• Goal of the exercise: Check the records below line by line, and report how many lines include the string "ciphertext". No other words are needed.

• Dataset records:
════════════════

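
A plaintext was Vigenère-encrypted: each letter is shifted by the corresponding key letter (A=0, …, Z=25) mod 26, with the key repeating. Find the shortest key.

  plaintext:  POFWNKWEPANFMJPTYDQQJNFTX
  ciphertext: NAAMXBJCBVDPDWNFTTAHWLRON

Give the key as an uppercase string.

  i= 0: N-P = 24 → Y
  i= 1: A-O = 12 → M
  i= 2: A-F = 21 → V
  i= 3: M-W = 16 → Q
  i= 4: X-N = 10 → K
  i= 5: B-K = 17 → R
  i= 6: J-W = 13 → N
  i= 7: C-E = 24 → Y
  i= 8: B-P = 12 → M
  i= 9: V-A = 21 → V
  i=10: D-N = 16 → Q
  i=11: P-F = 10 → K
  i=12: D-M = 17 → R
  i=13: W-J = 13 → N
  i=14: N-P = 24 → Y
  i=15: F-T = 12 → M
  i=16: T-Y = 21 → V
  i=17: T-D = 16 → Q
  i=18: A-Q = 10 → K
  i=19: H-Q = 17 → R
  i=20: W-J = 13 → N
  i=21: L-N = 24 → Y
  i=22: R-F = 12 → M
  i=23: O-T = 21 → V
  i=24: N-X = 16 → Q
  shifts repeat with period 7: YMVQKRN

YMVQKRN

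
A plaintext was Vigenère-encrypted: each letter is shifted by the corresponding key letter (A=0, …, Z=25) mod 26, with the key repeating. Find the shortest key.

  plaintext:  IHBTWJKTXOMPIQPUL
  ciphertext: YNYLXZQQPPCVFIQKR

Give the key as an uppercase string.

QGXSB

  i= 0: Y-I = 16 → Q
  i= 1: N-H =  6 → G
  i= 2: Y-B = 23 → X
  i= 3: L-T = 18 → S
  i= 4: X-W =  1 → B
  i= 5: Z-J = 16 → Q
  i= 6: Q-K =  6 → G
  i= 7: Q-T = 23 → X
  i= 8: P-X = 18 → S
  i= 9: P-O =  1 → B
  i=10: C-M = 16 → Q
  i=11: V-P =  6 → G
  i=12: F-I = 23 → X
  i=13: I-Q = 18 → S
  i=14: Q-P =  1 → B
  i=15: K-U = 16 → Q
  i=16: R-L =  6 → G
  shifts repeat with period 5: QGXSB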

════════════════

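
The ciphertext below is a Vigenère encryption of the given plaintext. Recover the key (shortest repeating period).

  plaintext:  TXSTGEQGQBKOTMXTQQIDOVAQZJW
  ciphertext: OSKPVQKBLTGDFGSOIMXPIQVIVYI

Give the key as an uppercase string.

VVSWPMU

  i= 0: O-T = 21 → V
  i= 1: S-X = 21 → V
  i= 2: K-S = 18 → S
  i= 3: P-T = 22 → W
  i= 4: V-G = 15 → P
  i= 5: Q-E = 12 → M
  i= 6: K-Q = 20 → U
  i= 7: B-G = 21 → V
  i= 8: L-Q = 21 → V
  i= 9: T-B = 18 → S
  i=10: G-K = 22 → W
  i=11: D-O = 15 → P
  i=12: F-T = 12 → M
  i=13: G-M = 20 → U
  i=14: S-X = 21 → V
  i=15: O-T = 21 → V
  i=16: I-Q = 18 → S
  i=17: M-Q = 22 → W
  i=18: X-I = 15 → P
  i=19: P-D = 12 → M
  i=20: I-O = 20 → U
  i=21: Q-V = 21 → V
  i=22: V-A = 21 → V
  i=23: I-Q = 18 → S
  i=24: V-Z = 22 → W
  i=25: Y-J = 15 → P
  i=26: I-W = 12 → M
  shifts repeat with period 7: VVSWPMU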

════════════════

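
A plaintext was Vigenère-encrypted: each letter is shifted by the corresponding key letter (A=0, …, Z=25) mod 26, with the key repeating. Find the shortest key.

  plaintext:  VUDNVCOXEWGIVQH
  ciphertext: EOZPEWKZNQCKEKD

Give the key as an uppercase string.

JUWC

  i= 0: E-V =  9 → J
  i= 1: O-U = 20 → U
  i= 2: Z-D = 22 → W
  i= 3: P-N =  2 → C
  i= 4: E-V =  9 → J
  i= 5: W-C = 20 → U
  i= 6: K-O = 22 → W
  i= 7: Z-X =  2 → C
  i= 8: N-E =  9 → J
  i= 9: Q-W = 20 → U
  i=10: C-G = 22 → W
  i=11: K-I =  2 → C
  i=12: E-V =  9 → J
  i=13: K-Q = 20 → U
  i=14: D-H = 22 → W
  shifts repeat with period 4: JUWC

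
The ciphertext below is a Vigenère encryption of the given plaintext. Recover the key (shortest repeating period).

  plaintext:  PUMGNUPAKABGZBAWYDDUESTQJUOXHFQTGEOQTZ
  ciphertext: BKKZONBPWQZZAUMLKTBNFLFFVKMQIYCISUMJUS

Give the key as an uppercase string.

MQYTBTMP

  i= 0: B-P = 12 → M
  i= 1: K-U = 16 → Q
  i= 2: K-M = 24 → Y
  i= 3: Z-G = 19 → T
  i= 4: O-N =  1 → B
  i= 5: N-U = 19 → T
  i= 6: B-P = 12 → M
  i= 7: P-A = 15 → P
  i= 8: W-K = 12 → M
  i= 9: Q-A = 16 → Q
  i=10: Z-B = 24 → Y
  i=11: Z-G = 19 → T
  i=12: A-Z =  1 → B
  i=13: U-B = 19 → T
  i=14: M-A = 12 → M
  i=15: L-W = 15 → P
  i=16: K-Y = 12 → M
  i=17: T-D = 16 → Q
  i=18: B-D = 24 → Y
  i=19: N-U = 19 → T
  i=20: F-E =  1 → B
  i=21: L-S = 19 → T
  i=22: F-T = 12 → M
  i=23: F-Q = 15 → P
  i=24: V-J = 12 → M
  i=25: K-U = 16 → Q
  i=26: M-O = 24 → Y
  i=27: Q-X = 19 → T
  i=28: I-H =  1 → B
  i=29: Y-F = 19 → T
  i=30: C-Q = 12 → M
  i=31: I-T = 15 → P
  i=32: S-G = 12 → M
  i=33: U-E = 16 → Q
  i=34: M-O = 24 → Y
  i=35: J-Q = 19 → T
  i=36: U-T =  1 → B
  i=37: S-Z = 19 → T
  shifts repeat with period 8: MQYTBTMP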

════════════════

• Result for this exercise: 7